▶ **WORK TO BE COMPLETED**
Reading the records below, how many lines contain "sign"? Respond with a number and nothing else.

▶ **PROVIDED INFORMATION**
>>>

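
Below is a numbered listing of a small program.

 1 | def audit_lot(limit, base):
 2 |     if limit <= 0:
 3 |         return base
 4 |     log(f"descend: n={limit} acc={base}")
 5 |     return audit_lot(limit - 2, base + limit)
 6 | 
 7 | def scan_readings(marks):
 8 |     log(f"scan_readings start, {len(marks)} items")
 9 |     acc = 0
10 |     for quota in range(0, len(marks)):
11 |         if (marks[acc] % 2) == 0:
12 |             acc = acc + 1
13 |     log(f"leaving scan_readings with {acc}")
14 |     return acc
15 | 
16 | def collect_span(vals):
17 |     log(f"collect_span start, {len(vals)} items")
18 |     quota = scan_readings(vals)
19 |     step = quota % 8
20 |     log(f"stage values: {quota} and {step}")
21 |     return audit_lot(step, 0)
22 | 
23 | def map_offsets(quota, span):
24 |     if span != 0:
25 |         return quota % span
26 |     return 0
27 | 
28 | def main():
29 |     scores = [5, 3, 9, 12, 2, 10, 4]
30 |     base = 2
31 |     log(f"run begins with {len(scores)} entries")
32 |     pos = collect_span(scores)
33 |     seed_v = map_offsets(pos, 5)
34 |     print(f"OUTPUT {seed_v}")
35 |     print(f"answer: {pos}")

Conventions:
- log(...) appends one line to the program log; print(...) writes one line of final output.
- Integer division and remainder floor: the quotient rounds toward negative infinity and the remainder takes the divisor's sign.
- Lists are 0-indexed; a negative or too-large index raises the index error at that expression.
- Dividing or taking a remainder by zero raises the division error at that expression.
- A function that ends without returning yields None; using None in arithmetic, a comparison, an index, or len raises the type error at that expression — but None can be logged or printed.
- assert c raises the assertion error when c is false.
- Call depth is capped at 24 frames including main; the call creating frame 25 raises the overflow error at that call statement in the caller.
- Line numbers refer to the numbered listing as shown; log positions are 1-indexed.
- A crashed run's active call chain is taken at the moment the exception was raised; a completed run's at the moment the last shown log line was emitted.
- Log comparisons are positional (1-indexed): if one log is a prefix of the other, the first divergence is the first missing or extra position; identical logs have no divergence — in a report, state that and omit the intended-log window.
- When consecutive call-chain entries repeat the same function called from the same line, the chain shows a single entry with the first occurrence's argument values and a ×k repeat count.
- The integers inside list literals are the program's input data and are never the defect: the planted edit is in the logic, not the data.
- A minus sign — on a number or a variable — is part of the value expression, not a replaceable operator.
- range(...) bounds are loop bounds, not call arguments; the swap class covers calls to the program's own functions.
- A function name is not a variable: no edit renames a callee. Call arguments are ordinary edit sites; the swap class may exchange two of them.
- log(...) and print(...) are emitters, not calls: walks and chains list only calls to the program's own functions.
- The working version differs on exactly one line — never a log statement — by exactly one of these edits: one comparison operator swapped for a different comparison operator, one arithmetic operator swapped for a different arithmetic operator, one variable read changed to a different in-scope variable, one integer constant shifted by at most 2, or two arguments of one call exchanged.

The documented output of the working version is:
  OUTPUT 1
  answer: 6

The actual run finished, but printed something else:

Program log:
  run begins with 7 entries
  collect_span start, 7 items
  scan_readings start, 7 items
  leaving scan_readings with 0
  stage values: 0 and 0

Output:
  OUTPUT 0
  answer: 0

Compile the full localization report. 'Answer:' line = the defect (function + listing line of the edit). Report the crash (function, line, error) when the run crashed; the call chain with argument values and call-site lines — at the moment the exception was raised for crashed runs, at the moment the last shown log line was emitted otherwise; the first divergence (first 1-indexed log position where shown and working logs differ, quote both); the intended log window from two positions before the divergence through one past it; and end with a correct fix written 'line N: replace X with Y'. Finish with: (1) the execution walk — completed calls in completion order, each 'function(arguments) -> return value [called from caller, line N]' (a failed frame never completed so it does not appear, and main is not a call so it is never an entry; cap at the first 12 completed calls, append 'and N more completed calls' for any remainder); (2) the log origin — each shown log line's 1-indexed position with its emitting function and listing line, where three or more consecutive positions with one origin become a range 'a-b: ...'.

Answer: the defect is in scan_readings at line 11.
The tell: Position 4 is the first bad log line: 'leaving scan_readings with 0' should read 'leaving scan_readings with 4'.
Call chain: main -> collect_span([5, 3, 9, 12, 2, 10, 4]) (called at line 32).
First divergence: position 4 — the shown line 'leaving scan_readings with 0' should read 'leaving scan_readings with 4'.
Intended log window:
  2: collect_span start, 7 items
  3: scan_readings start, 7 items
  4: leaving scan_readings with 4
  5: stage values: 4 and 4
Execution walk:
  scan_readings([5, 3, 9, 12, 2, 10, 4]) -> 0  [called from collect_span, line 18]
  audit_lot(0, 0) -> 0  [called from collect_span, line 21]
  collect_span([5, 3, 9, 12, 2, 10, 4]) -> 0  [called from main, line 32]
  map_offsets(0, 5) -> 0  [called from main, line 33]
Origin of each log line:
  1: from main, line 31
  2: from collect_span, line 17
  3: from scan_readings, line 8
  4: from scan_readings, line 13
  5: from collect_span, line 20
A correct fix: line 11: replace `acc` with `quota`.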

<<<

▶ **FINISHED EXERCISE**
2